* **Task objective**
Scan the records for the string "Assemble", then copy each line that has it.

* * *

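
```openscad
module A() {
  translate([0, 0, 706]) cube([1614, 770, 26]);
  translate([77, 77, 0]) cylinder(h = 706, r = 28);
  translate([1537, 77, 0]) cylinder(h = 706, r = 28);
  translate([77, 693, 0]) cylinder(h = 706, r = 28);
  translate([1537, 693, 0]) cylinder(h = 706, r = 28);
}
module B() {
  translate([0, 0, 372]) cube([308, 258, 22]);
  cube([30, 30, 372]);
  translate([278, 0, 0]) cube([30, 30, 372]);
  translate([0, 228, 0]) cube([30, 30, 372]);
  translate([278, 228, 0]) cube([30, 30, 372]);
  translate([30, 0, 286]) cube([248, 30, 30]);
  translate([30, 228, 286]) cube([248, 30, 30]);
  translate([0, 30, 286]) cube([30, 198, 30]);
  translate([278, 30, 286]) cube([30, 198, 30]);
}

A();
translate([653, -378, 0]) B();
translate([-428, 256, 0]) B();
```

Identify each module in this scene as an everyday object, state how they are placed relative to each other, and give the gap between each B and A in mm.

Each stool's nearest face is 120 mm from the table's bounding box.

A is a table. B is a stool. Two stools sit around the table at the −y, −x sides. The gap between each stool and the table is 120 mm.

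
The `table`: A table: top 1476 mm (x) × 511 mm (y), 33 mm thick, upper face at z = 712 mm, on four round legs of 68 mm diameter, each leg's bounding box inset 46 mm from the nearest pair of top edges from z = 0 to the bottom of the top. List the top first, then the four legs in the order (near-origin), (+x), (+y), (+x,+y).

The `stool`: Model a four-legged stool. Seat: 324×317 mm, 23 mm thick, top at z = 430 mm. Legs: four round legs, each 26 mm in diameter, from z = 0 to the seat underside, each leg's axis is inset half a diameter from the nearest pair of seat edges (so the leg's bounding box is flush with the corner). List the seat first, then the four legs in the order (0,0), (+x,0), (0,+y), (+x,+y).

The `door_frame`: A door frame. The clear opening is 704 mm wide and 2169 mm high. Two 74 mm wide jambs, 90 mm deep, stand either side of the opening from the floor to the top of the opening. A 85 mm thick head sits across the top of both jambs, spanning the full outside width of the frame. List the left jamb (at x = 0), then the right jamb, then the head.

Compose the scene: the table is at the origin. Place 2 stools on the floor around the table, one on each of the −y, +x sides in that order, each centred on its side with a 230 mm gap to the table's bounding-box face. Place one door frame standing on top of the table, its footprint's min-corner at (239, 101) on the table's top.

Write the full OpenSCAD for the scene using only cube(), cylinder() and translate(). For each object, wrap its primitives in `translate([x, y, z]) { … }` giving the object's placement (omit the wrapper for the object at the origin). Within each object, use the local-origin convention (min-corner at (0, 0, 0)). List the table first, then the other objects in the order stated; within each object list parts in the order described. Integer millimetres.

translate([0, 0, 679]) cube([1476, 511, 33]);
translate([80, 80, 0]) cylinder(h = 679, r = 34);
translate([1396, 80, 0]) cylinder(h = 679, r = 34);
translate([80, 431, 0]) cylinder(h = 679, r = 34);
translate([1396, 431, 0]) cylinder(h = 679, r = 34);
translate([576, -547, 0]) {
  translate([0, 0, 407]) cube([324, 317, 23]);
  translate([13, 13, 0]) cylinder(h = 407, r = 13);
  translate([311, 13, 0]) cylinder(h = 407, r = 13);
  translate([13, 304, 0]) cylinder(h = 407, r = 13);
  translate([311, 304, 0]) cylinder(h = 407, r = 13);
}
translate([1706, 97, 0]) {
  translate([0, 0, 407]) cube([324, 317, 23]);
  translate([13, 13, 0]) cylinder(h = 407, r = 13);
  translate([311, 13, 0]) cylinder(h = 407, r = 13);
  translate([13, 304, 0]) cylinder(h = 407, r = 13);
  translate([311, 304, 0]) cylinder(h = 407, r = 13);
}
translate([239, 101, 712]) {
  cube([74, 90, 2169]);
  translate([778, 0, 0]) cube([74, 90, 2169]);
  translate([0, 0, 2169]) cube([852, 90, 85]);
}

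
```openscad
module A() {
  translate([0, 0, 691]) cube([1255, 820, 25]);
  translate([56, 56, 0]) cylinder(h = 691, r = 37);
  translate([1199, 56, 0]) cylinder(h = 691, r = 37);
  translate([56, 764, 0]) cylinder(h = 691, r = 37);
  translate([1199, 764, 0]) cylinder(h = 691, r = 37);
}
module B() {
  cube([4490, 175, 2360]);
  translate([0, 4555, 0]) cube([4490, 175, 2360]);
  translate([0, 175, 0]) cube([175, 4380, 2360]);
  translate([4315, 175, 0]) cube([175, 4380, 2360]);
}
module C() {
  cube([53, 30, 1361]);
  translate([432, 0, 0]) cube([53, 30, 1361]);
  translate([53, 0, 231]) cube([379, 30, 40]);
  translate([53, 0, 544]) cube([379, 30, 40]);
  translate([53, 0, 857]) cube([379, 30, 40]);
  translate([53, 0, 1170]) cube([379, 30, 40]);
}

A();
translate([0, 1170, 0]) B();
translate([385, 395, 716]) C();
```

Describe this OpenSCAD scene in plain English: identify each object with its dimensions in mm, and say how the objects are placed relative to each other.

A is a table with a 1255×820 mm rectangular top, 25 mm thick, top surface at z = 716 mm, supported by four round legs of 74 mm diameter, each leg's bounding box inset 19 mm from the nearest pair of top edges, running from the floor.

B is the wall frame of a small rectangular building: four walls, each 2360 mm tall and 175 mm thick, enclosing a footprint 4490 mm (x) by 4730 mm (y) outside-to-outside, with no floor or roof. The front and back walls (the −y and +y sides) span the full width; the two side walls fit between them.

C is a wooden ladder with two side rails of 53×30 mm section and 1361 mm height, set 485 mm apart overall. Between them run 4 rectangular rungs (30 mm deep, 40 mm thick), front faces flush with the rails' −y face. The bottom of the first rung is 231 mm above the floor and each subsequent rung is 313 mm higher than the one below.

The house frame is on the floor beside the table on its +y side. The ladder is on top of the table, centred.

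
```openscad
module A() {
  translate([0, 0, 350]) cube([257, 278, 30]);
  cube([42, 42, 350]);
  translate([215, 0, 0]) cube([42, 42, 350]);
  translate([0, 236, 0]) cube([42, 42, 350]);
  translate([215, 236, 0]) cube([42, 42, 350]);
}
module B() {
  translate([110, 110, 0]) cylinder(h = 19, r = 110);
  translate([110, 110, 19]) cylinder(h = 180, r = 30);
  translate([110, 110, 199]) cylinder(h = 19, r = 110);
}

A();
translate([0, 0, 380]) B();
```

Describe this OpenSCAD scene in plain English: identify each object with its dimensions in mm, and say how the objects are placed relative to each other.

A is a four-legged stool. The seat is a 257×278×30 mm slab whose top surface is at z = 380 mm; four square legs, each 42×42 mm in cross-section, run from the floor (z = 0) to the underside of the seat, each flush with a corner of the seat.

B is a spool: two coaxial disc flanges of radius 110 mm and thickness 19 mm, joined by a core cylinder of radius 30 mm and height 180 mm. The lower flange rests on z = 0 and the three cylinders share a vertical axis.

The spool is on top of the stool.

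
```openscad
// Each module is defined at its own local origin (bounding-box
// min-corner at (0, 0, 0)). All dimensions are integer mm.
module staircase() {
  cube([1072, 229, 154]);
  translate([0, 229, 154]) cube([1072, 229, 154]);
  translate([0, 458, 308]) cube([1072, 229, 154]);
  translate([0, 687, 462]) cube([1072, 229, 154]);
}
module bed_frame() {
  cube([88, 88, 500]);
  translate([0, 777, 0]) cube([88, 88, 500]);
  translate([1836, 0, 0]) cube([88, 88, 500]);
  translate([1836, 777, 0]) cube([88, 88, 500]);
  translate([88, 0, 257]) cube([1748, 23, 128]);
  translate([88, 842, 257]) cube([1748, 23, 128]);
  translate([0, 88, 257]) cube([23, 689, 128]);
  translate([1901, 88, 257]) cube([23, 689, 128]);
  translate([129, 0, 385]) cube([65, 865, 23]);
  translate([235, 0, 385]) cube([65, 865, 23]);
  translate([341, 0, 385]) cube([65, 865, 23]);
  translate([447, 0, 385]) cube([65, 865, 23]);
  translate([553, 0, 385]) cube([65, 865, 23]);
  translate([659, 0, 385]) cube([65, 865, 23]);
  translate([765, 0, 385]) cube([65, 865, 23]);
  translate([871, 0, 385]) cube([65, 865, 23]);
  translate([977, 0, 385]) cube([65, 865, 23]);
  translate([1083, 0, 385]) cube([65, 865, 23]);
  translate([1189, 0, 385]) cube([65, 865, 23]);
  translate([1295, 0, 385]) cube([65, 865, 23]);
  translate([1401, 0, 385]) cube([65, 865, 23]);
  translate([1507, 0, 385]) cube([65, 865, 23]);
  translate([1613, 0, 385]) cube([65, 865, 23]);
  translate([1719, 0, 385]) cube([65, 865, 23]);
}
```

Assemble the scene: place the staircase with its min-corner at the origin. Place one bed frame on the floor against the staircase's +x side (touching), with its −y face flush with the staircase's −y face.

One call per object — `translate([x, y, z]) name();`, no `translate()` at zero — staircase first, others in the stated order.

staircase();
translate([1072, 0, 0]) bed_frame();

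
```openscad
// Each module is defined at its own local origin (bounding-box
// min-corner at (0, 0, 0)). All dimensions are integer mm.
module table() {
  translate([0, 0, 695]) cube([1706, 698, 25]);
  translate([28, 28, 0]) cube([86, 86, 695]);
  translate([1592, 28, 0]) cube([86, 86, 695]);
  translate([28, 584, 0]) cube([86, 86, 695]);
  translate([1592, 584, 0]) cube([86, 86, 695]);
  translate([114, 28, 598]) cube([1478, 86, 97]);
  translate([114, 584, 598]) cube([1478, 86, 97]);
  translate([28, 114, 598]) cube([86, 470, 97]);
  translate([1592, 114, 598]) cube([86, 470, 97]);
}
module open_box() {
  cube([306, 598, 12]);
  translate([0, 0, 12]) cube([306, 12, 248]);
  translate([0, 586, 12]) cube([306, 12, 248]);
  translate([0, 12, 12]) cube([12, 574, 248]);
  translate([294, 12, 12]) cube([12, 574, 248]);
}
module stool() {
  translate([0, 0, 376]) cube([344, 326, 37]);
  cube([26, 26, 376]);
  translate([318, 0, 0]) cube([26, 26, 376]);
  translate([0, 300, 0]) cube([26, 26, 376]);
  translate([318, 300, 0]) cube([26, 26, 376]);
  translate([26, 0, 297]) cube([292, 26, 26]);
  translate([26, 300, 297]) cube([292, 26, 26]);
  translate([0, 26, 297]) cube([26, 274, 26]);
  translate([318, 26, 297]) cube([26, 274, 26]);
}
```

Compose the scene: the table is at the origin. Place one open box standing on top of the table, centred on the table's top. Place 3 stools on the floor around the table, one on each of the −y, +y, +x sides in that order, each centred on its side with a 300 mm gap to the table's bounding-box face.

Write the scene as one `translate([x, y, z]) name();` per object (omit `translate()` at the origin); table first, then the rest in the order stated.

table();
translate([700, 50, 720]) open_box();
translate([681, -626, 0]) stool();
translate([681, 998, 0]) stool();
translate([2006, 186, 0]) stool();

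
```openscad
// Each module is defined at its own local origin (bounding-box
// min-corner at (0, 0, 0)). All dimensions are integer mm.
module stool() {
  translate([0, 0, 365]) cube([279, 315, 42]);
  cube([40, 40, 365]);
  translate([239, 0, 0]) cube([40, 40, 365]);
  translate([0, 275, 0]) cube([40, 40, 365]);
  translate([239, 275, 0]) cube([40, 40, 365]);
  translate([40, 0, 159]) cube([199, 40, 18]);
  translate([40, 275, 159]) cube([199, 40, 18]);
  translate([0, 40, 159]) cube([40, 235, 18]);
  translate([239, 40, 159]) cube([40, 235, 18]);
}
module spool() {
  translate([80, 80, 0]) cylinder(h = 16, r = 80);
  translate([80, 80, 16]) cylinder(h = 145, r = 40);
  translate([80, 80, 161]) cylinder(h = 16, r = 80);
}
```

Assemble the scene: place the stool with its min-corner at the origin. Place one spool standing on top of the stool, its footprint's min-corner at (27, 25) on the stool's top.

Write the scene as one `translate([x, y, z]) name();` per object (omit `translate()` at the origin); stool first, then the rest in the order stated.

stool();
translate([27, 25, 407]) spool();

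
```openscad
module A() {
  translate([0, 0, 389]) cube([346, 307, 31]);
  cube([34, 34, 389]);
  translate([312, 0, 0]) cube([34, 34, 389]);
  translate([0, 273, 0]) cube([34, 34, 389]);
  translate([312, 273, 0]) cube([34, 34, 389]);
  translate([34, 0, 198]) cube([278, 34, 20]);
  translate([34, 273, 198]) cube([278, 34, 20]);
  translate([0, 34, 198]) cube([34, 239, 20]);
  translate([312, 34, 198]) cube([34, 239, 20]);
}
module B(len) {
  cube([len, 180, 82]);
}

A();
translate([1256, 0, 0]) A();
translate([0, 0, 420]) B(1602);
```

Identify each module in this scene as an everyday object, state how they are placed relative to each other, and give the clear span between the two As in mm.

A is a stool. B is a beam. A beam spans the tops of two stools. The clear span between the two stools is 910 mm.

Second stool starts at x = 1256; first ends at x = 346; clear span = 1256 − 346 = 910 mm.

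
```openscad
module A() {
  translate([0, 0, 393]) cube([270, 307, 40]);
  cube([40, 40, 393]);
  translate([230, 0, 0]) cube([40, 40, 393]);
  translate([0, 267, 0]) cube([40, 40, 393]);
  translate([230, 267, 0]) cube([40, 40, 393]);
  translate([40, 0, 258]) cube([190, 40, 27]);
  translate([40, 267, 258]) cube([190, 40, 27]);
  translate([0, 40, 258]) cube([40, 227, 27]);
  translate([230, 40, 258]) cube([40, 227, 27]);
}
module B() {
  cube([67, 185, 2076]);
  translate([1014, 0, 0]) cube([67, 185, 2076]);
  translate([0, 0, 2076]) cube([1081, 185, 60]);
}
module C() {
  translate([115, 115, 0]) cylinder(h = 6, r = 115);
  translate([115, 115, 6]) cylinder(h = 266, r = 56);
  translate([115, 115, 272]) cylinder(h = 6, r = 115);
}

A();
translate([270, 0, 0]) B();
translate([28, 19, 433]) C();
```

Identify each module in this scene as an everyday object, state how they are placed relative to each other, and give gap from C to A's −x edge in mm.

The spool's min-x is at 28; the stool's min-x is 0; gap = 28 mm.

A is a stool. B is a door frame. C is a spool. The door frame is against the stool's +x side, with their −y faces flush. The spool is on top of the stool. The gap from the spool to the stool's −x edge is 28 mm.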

* * *

* **Result of the task**
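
Assemble the scene: place the staircase with its min-corner at the origin. Place one bed frame on the floor against the staircase's +x side (touching), with its −y face flush with the staircase's −y face.
Assemble the scene: place the stool with its min-corner at the origin. Place one spool standing on top of the stool, its footprint's min-corner at (27, 25) on the stool's top.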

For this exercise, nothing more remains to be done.